» **What is needed**
Your task is to give the data again, exactly, with every line intact.

** Dataset records follows **

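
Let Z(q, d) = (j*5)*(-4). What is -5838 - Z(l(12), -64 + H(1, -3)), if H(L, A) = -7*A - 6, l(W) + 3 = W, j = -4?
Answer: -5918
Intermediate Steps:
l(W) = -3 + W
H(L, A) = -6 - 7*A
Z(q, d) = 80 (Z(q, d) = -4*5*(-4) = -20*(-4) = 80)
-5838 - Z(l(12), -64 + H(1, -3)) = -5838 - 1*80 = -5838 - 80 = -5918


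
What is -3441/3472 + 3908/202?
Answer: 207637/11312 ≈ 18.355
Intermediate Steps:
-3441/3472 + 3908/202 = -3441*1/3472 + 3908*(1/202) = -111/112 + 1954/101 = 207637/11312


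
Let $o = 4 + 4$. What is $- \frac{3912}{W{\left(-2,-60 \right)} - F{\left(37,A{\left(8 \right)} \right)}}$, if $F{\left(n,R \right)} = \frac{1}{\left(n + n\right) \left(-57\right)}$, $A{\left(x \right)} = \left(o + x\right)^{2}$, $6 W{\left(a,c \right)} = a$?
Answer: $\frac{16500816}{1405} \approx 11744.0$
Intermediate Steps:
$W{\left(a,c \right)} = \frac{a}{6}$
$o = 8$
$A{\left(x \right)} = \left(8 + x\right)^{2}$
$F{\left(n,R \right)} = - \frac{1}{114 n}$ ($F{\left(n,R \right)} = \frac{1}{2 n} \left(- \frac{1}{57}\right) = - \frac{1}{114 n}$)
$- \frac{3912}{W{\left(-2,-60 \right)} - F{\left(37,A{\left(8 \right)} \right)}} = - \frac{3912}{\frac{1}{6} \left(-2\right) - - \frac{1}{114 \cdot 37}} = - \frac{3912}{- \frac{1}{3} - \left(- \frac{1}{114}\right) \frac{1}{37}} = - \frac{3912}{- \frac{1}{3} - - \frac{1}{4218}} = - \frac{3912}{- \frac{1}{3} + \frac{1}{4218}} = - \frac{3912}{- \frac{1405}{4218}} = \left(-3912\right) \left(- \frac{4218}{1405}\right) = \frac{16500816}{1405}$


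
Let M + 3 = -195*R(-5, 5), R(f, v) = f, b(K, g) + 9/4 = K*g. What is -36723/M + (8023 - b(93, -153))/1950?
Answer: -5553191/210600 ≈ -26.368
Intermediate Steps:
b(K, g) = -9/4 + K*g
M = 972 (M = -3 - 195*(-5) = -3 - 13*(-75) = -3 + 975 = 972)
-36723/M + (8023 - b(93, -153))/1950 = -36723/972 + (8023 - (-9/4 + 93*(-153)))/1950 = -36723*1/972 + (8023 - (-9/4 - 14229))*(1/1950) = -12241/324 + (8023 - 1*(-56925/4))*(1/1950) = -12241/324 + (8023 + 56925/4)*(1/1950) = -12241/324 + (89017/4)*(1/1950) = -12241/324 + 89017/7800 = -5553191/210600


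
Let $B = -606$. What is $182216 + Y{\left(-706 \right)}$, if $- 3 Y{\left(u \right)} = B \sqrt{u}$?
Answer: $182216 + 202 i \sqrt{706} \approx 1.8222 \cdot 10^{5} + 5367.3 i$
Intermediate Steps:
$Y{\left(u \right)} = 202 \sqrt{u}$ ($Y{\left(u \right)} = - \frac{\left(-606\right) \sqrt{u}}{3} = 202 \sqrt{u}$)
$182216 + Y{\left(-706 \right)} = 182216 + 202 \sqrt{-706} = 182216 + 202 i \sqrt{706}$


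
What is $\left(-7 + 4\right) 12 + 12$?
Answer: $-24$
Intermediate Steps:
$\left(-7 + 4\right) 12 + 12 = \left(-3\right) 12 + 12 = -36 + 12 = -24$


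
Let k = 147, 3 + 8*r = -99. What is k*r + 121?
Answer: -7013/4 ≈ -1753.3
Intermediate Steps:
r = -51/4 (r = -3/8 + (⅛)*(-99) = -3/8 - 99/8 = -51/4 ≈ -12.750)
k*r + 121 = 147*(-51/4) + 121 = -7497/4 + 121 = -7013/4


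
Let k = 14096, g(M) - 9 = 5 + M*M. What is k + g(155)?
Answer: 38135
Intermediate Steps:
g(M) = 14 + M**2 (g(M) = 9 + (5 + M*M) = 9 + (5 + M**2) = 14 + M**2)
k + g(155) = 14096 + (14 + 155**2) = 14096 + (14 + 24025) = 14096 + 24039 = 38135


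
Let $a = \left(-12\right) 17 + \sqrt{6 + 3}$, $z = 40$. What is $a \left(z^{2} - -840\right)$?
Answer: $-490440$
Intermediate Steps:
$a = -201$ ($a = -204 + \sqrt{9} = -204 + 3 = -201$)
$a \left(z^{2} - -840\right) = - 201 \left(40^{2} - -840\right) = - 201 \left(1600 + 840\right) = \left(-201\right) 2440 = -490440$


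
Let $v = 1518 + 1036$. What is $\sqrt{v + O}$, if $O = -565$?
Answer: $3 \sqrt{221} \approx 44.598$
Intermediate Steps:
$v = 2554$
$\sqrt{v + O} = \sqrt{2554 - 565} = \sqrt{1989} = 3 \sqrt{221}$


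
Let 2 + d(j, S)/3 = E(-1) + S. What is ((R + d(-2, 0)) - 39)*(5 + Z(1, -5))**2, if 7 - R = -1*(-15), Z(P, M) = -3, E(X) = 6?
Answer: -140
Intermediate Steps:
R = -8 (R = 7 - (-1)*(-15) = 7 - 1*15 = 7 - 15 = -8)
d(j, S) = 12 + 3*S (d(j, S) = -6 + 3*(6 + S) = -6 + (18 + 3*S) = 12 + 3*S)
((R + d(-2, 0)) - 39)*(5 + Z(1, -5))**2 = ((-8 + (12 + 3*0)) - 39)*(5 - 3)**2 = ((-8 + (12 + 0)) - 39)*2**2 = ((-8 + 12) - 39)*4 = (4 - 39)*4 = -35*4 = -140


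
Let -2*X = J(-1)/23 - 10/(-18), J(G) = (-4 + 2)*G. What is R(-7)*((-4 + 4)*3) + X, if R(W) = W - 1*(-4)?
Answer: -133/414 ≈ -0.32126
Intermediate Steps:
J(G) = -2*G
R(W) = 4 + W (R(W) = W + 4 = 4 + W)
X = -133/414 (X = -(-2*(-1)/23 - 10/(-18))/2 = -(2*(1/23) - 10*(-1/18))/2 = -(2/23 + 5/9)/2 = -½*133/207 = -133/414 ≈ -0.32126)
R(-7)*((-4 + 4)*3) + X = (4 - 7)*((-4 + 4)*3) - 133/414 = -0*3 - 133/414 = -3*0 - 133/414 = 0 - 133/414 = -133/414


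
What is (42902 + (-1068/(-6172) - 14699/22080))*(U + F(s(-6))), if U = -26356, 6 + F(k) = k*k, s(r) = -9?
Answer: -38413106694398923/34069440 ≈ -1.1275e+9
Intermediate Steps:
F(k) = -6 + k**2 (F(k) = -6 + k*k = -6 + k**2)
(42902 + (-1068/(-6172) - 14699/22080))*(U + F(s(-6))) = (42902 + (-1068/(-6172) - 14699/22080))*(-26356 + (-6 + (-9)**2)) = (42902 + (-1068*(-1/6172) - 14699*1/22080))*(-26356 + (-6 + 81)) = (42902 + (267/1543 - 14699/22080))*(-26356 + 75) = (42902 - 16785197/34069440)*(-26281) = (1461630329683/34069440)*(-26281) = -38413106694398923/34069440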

** End of Dataset records **

» **Completed exercise**
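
Let Z(q, d) = (j*5)*(-4). What is -5838 - Z(l(12), -64 + H(1, -3)), if H(L, A) = -7*A - 6, l(W) + 3 = W, j = -4?
Answer: -5918
Intermediate Steps:
l(W) = -3 + W
H(L, A) = -6 - 7*A
Z(q, d) = 80 (Z(q, d) = -4*5*(-4) = -20*(-4) = 80)
-5838 - Z(l(12), -64 + H(1, -3)) = -5838 - 1*80 = -5838 - 80 = -5918


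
What is -3441/3472 + 3908/202?
Answer: 207637/11312 ≈ 18.355
Intermediate Steps:
-3441/3472 + 3908/202 = -3441*1/3472 + 3908*(1/202) = -111/112 + 1954/101 = 207637/11312


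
Let $o = 4 + 4$. What is $- \frac{3912}{W{\left(-2,-60 \right)} - F{\left(37,A{\left(8 \right)} \right)}}$, if $F{\left(n,R \right)} = \frac{1}{\left(n + n\right) \left(-57\right)}$, $A{\left(x \right)} = \left(o + x\right)^{2}$, $6 W{\left(a,c \right)} = a$?
Answer: $\frac{16500816}{1405} \approx 11744.0$
Intermediate Steps:
$W{\left(a,c \right)} = \frac{a}{6}$
$o = 8$
$A{\left(x \right)} = \left(8 + x\right)^{2}$
$F{\left(n,R \right)} = - \frac{1}{114 n}$ ($F{\left(n,R \right)} = \frac{1}{2 n} \left(- \frac{1}{57}\right) = - \frac{1}{114 n}$)
$- \frac{3912}{W{\left(-2,-60 \right)} - F{\left(37,A{\left(8 \right)} \right)}} = - \frac{3912}{\frac{1}{6} \left(-2\right) - - \frac{1}{114 \cdot 37}} = - \frac{3912}{- \frac{1}{3} - \left(- \frac{1}{114}\right) \frac{1}{37}} = - \frac{3912}{- \frac{1}{3} - - \frac{1}{4218}} = - \frac{3912}{- \frac{1}{3} + \frac{1}{4218}} = - \frac{3912}{- \frac{1405}{4218}} = \left(-3912\right) \left(- \frac{4218}{1405}\right) = \frac{16500816}{1405}$


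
Let M + 3 = -195*R(-5, 5), R(f, v) = f, b(K, g) + 9/4 = K*g. What is -36723/M + (8023 - b(93, -153))/1950?
Answer: -5553191/210600 ≈ -26.368
Intermediate Steps:
b(K, g) = -9/4 + K*g
M = 972 (M = -3 - 195*(-5) = -3 - 13*(-75) = -3 + 975 = 972)
-36723/M + (8023 - b(93, -153))/1950 = -36723/972 + (8023 - (-9/4 + 93*(-153)))/1950 = -36723*1/972 + (8023 - (-9/4 - 14229))*(1/1950) = -12241/324 + (8023 - 1*(-56925/4))*(1/1950) = -12241/324 + (8023 + 56925/4)*(1/1950) = -12241/324 + (89017/4)*(1/1950) = -12241/324 + 89017/7800 = -5553191/210600


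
Let $B = -606$. What is $182216 + Y{\left(-706 \right)}$, if $- 3 Y{\left(u \right)} = B \sqrt{u}$?
Answer: $182216 + 202 i \sqrt{706} \approx 1.8222 \cdot 10^{5} + 5367.3 i$
Intermediate Steps:
$Y{\left(u \right)} = 202 \sqrt{u}$ ($Y{\left(u \right)} = - \frac{\left(-606\right) \sqrt{u}}{3} = 202 \sqrt{u}$)
$182216 + Y{\left(-706 \right)} = 182216 + 202 \sqrt{-706} = 182216 + 202 i \sqrt{706}$


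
What is $\left(-7 + 4\right) 12 + 12$?
Answer: $-24$
Intermediate Steps:
$\left(-7 + 4\right) 12 + 12 = \left(-3\right) 12 + 12 = -36 + 12 = -24$


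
Let k = 147, 3 + 8*r = -99. What is k*r + 121?
Answer: -7013/4 ≈ -1753.3
Intermediate Steps:
r = -51/4 (r = -3/8 + (⅛)*(-99) = -3/8 - 99/8 = -51/4 ≈ -12.750)
k*r + 121 = 147*(-51/4) + 121 = -7497/4 + 121 = -7013/4


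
Let k = 14096, g(M) - 9 = 5 + M*M. What is k + g(155)?
Answer: 38135
Intermediate Steps:
g(M) = 14 + M**2 (g(M) = 9 + (5 + M*M) = 9 + (5 + M**2) = 14 + M**2)
k + g(155) = 14096 + (14 + 155**2) = 14096 + (14 + 24025) = 14096 + 24039 = 38135


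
Let $a = \left(-12\right) 17 + \sqrt{6 + 3}$, $z = 40$. What is $a \left(z^{2} - -840\right)$?
Answer: $-490440$
Intermediate Steps:
$a = -201$ ($a = -204 + \sqrt{9} = -204 + 3 = -201$)
$a \left(z^{2} - -840\right) = - 201 \left(40^{2} - -840\right) = - 201 \left(1600 + 840\right) = \left(-201\right) 2440 = -490440$


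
Let $v = 1518 + 1036$. What is $\sqrt{v + O}$, if $O = -565$?
Answer: $3 \sqrt{221} \approx 44.598$
Intermediate Steps:
$v = 2554$
$\sqrt{v + O} = \sqrt{2554 - 565} = \sqrt{1989} = 3 \sqrt{221}$


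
Let 2 + d(j, S)/3 = E(-1) + S. What is ((R + d(-2, 0)) - 39)*(5 + Z(1, -5))**2, if 7 - R = -1*(-15), Z(P, M) = -3, E(X) = 6?
Answer: -140
Intermediate Steps:
R = -8 (R = 7 - (-1)*(-15) = 7 - 1*15 = 7 - 15 = -8)
d(j, S) = 12 + 3*S (d(j, S) = -6 + 3*(6 + S) = -6 + (18 + 3*S) = 12 + 3*S)
((R + d(-2, 0)) - 39)*(5 + Z(1, -5))**2 = ((-8 + (12 + 3*0)) - 39)*(5 - 3)**2 = ((-8 + (12 + 0)) - 39)*2**2 = ((-8 + 12) - 39)*4 = (4 - 39)*4 = -35*4 = -140


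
Let -2*X = J(-1)/23 - 10/(-18), J(G) = (-4 + 2)*G. What is R(-7)*((-4 + 4)*3) + X, if R(W) = W - 1*(-4)?
Answer: -133/414 ≈ -0.32126
Intermediate Steps:
J(G) = -2*G
R(W) = 4 + W (R(W) = W + 4 = 4 + W)
X = -133/414 (X = -(-2*(-1)/23 - 10/(-18))/2 = -(2*(1/23) - 10*(-1/18))/2 = -(2/23 + 5/9)/2 = -½*133/207 = -133/414 ≈ -0.32126)
R(-7)*((-4 + 4)*3) + X = (4 - 7)*((-4 + 4)*3) - 133/414 = -0*3 - 133/414 = -3*0 - 133/414 = 0 - 133/414 = -133/414


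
What is (42902 + (-1068/(-6172) - 14699/22080))*(U + F(s(-6))), if U = -26356, 6 + F(k) = k*k, s(r) = -9?
Answer: -38413106694398923/34069440 ≈ -1.1275e+9
Intermediate Steps:
F(k) = -6 + k**2 (F(k) = -6 + k*k = -6 + k**2)
(42902 + (-1068/(-6172) - 14699/22080))*(U + F(s(-6))) = (42902 + (-1068/(-6172) - 14699/22080))*(-26356 + (-6 + (-9)**2)) = (42902 + (-1068*(-1/6172) - 14699*1/22080))*(-26356 + (-6 + 81)) = (42902 + (267/1543 - 14699/22080))*(-26356 + 75) = (42902 - 16785197/34069440)*(-26281) = (1461630329683/34069440)*(-26281) = -38413106694398923/34069440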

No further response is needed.